## REQUIRED WORK
Each entry has to be set down again with no alteration.

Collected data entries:
--- START ---

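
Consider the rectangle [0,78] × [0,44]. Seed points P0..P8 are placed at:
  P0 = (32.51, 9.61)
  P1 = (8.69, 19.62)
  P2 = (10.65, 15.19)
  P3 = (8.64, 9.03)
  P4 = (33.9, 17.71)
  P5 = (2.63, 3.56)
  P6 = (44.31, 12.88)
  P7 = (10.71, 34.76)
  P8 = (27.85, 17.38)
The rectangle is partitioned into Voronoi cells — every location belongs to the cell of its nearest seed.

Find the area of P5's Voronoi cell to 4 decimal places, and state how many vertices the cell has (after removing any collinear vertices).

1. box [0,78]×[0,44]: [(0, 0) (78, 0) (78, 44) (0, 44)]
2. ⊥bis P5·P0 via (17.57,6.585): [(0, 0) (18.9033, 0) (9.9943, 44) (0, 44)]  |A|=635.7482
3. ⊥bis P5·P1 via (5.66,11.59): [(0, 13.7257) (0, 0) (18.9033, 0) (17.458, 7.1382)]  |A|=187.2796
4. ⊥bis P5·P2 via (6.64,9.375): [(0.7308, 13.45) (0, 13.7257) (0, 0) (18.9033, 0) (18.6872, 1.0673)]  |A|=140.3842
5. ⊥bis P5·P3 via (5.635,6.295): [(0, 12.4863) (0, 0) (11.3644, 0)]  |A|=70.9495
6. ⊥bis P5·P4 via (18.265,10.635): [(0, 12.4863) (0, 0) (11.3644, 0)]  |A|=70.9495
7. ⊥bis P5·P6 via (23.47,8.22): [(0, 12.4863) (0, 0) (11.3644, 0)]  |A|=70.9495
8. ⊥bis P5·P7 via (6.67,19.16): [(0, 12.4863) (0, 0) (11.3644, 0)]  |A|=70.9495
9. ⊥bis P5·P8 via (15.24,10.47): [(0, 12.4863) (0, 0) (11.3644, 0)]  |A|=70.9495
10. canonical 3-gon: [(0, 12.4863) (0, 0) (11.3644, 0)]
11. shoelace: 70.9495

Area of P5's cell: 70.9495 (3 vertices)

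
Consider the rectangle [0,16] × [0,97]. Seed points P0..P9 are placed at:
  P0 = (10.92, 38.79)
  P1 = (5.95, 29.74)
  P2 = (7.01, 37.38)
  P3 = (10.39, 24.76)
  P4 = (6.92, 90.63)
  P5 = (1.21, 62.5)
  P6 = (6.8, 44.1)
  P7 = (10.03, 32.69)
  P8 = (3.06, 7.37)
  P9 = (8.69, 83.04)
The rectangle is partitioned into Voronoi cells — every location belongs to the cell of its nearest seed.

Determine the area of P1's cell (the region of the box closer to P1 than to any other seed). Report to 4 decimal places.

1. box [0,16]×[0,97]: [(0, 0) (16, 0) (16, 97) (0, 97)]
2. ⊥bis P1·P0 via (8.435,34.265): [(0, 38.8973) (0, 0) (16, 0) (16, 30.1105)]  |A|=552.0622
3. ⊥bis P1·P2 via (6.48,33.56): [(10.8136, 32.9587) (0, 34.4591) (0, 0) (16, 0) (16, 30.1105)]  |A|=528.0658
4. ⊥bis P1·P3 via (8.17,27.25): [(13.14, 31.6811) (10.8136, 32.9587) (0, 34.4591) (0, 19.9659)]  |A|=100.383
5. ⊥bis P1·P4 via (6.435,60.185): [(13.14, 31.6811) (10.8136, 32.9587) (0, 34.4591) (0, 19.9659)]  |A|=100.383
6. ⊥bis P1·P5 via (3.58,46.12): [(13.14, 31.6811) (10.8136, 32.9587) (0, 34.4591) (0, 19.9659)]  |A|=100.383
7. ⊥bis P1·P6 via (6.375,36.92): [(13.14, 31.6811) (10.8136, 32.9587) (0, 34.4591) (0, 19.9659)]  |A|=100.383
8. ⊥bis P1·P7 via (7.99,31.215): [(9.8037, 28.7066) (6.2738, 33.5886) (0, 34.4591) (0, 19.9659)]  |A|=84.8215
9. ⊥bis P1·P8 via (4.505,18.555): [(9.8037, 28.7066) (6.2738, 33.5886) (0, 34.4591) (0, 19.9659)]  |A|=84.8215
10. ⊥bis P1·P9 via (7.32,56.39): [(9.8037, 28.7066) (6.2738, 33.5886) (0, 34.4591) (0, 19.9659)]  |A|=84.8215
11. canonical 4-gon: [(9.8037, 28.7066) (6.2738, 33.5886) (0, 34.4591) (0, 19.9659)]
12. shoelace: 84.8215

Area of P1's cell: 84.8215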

--- END ---

## YOUR SOLUTION
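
Consider the rectangle [0,78] × [0,44]. Seed points P0..P8 are placed at:
  P0 = (32.51, 9.61)
  P1 = (8.69, 19.62)
  P2 = (10.65, 15.19)
  P3 = (8.64, 9.03)
  P4 = (33.9, 17.71)
  P5 = (2.63, 3.56)
  P6 = (44.31, 12.88)
  P7 = (10.71, 34.76)
  P8 = (27.85, 17.38)
The rectangle is partitioned into Voronoi cells — every location belongs to the cell of its nearest seed.

Find the area of P5's Voronoi cell to 4 decimal places, and state how many vertices the cell has (after removing any collinear vertices).

1. box [0,78]×[0,44]: [(0, 0) (78, 0) (78, 44) (0, 44)]
2. ⊥bis P5·P0 via (17.57,6.585): [(0, 0) (18.9033, 0) (9.9943, 44) (0, 44)]  |A|=635.7482
3. ⊥bis P5·P1 via (5.66,11.59): [(0, 13.7257) (0, 0) (18.9033, 0) (17.458, 7.1382)]  |A|=187.2796
4. ⊥bis P5·P2 via (6.64,9.375): [(0.7308, 13.45) (0, 13.7257) (0, 0) (18.9033, 0) (18.6872, 1.0673)]  |A|=140.3842
5. ⊥bis P5·P3 via (5.635,6.295): [(0, 12.4863) (0, 0) (11.3644, 0)]  |A|=70.9495
6. ⊥bis P5·P4 via (18.265,10.635): [(0, 12.4863) (0, 0) (11.3644, 0)]  |A|=70.9495
7. ⊥bis P5·P6 via (23.47,8.22): [(0, 12.4863) (0, 0) (11.3644, 0)]  |A|=70.9495
8. ⊥bis P5·P7 via (6.67,19.16): [(0, 12.4863) (0, 0) (11.3644, 0)]  |A|=70.9495
9. ⊥bis P5·P8 via (15.24,10.47): [(0, 12.4863) (0, 0) (11.3644, 0)]  |A|=70.9495
10. canonical 3-gon: [(0, 12.4863) (0, 0) (11.3644, 0)]
11. shoelace: 70.9495

Area of P5's cell: 70.9495 (3 vertices)

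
Consider the rectangle [0,16] × [0,97]. Seed points P0..P9 are placed at:
  P0 = (10.92, 38.79)
  P1 = (5.95, 29.74)
  P2 = (7.01, 37.38)
  P3 = (10.39, 24.76)
  P4 = (6.92, 90.63)
  P5 = (1.21, 62.5)
  P6 = (6.8, 44.1)
  P7 = (10.03, 32.69)
  P8 = (3.06, 7.37)
  P9 = (8.69, 83.04)
The rectangle is partitioned into Voronoi cells — every location belongs to the cell of its nearest seed.

Determine the area of P1's cell (the region of the box closer to P1 than to any other seed). Report to 4 decimal places.

1. box [0,16]×[0,97]: [(0, 0) (16, 0) (16, 97) (0, 97)]
2. ⊥bis P1·P0 via (8.435,34.265): [(0, 38.8973) (0, 0) (16, 0) (16, 30.1105)]  |A|=552.0622
3. ⊥bis P1·P2 via (6.48,33.56): [(10.8136, 32.9587) (0, 34.4591) (0, 0) (16, 0) (16, 30.1105)]  |A|=528.0658
4. ⊥bis P1·P3 via (8.17,27.25): [(13.14, 31.6811) (10.8136, 32.9587) (0, 34.4591) (0, 19.9659)]  |A|=100.383
5. ⊥bis P1·P4 via (6.435,60.185): [(13.14, 31.6811) (10.8136, 32.9587) (0, 34.4591) (0, 19.9659)]  |A|=100.383
6. ⊥bis P1·P5 via (3.58,46.12): [(13.14, 31.6811) (10.8136, 32.9587) (0, 34.4591) (0, 19.9659)]  |A|=100.383
7. ⊥bis P1·P6 via (6.375,36.92): [(13.14, 31.6811) (10.8136, 32.9587) (0, 34.4591) (0, 19.9659)]  |A|=100.383
8. ⊥bis P1·P7 via (7.99,31.215): [(9.8037, 28.7066) (6.2738, 33.5886) (0, 34.4591) (0, 19.9659)]  |A|=84.8215
9. ⊥bis P1·P8 via (4.505,18.555): [(9.8037, 28.7066) (6.2738, 33.5886) (0, 34.4591) (0, 19.9659)]  |A|=84.8215
10. ⊥bis P1·P9 via (7.32,56.39): [(9.8037, 28.7066) (6.2738, 33.5886) (0, 34.4591) (0, 19.9659)]  |A|=84.8215
11. canonical 4-gon: [(9.8037, 28.7066) (6.2738, 33.5886) (0, 34.4591) (0, 19.9659)]
12. shoelace: 84.8215

Area of P1's cell: 84.8215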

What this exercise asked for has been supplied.